--- Exercise objective ---
A complete, exact copy of the records below is the required result.

--- Records supplied ---
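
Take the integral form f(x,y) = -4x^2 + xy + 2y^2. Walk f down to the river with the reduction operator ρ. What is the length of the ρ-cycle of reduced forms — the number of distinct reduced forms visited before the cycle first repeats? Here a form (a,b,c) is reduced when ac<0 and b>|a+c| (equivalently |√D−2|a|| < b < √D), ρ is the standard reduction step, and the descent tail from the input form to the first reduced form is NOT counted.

D = 33, ⌊√D⌋ = 5
descent: ρ → (2,3,-3)  [lands on river]
river: ρ → (-3,3,2)
river: ρ → (2,5,-1)
river: ρ → (-1,5,2)
ρ-cycle length = 4 (tail of 1 descent step not counted)

4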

--- Task output ---
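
Take the integral form f(x,y) = -4x^2 + xy + 2y^2. Walk f down to the river with the reduction operator ρ. What is the length of the ρ-cycle of reduced forms — the number of distinct reduced forms visited before the cycle first repeats? Here a form (a,b,c) is reduced when ac<0 and b>|a+c| (equivalently |√D−2|a|| < b < √D), ρ is the standard reduction step, and the descent tail from the input form to the first reduced form is NOT counted.

D = 33, ⌊√D⌋ = 5
descent: ρ → (2,3,-3)  [lands on river]
river: ρ → (-3,3,2)
river: ρ → (2,5,-1)
river: ρ → (-1,5,2)
ρ-cycle length = 4 (tail of 1 descent step not counted)

4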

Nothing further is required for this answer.